Lines below starting with the line with "2. cool | ~mid | ~snow" and going on through the line with "18. ~mid | ~cool | snow | down" must be output exactly; the rest of the records must be left out.

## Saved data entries

══════════════════════════════

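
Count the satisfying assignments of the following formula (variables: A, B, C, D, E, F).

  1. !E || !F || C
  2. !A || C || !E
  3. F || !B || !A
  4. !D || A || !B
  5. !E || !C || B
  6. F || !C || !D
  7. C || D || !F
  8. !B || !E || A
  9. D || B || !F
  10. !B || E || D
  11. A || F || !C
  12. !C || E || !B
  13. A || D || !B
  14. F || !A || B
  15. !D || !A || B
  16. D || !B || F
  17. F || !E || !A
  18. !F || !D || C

7

There are 2^6 = 64 truth assignments over (A, B, C, D, E, F).
Split on E. With E = true, the clauses containing E are satisfied and !E drops from the rest; 4 of the 2^5 = 32 assignments to the other variables satisfy what remains.
With E = false, by the same count on the reduced clause set, 3 assignments work.
(One model: A=F, B=F, C=F, D=F, E=F, F=F.)
Total: 4 + 3 = 7.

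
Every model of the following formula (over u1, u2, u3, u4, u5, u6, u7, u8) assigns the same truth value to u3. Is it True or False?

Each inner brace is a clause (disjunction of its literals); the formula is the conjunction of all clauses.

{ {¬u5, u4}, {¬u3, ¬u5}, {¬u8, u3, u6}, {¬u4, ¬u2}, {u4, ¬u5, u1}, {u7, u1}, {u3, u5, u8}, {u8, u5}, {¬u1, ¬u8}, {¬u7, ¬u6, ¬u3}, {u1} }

False

Suppose u3 = True.
The clause (¬u5) is unit, so u5 = False.
The clause (u8) is unit, so u8 = True.
The clause (¬u1) is unit, so u1 = False.
Now (u1) is unsatisfied and unit — conflict.
So every satisfying assignment has u3 = False.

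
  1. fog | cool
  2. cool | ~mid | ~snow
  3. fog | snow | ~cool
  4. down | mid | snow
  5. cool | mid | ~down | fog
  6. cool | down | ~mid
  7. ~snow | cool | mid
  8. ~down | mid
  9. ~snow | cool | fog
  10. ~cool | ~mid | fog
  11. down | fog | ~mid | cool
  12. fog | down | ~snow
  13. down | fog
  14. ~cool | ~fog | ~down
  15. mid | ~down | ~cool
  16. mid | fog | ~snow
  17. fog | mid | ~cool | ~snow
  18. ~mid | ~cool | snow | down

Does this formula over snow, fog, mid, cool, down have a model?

Satisfiable

Case fog = 1:
Case down = 0:
Case mid = 0:
The clause (snow) is unit, so snow = 1.
The clause (cool) is unit, so cool = 1.
Every clause now holds.
A satisfying assignment: snow: 1, fog: 1, mid: 0, cool: 1, down: 0.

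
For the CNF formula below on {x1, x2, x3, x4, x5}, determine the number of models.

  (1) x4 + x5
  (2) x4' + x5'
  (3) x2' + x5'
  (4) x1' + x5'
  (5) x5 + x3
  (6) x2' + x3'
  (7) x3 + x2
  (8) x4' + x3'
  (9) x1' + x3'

There are 2^5 = 32 truth assignments over (x1, x2, x3, x4, x5).
Split on x3. With x3 = 1, the clauses containing x3 are satisfied and x3' drops from the rest; 1 of the 2^4 = 16 assignments to the other variables satisfy what remains.
With x3 = 0, by the same count on the reduced clause set, 0 assignments work.
(One model: x1=F, x2=F, x3=T, x4=F, x5=T.)
Total: 1 + 0 = 1.

1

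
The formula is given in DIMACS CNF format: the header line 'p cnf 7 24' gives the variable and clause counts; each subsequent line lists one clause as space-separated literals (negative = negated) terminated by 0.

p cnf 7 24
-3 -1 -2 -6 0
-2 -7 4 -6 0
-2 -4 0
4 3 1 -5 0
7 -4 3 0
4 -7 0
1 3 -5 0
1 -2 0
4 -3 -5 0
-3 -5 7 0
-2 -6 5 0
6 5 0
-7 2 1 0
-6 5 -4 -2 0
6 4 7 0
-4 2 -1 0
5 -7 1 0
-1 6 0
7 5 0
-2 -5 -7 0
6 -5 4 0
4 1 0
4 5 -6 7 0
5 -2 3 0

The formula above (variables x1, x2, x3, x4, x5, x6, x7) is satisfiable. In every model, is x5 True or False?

True

Suppose x5 = False.
(x6) alone gives x6 = True.
(¬x2) alone gives x2 = False.
(x7) alone gives x7 = True.
(x4) alone gives x4 = True.
(x1) alone gives x1 = True.
That conflicts with the unit clause (¬x1).
So every satisfying assignment has x5 = True.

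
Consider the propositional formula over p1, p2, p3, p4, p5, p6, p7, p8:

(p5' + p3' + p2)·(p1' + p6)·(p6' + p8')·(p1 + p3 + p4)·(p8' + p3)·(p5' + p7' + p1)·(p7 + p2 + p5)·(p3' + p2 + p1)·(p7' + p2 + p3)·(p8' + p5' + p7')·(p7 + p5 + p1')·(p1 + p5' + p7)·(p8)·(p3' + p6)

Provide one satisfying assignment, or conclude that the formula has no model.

UNSATISFIABLE

(p8) alone gives p8 = 1.
(p6') alone gives p6 = 0.
(p1') alone gives p1 = 0.
(p3) alone gives p3 = 1.
That conflicts with the unit clause (p3').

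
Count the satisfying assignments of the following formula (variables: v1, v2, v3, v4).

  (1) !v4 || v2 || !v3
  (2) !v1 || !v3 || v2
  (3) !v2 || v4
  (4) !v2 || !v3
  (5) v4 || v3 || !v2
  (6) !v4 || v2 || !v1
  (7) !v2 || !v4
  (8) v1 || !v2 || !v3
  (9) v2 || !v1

3

There are 2^4 = 16 truth assignments over (v1, v2, v3, v4).
Check each against the 9 clauses (columns in the order v1, v2, v3, v4):
  F F F F  ✓ satisfies all
  F F F T  ✓ satisfies all
  F F T F  ✓ satisfies all
  F F T T  ✗ fails (!v4 || v2 || !v3)
  F T F F  ✗ fails (!v2 || v4)
  F T F T  ✗ fails (!v2 || !v4)
  F T T F  ✗ fails (!v2 || v4)
  F T T T  ✗ fails (!v2 || !v3)
  T F F F  ✗ fails (v2 || !v1)
  T F F T  ✗ fails (!v4 || v2 || !v1)
  T F T F  ✗ fails (!v1 || !v3 || v2)
  T F T T  ✗ fails (!v4 || v2 || !v3)
  T T F F  ✗ fails (!v2 || v4)
  T T F T  ✗ fails (!v2 || !v4)
  T T T F  ✗ fails (!v2 || v4)
  T T T T  ✗ fails (!v2 || !v3)
3 of the 16 rows are models.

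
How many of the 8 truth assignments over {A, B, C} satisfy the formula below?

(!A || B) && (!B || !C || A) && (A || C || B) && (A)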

══════════════════════════════

## Response
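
  2. cool | ~mid | ~snow
  3. fog | snow | ~cool
  4. down | mid | snow
  5. cool | mid | ~down | fog
  6. cool | down | ~mid
  7. ~snow | cool | mid
  8. ~down | mid
  9. ~snow | cool | fog
  10. ~cool | ~mid | fog
  11. down | fog | ~mid | cool
  12. fog | down | ~snow
  13. down | fog
  14. ~cool | ~fog | ~down
  15. mid | ~down | ~cool
  16. mid | fog | ~snow
  17. fog | mid | ~cool | ~snow
  18. ~mid | ~cool | snow | down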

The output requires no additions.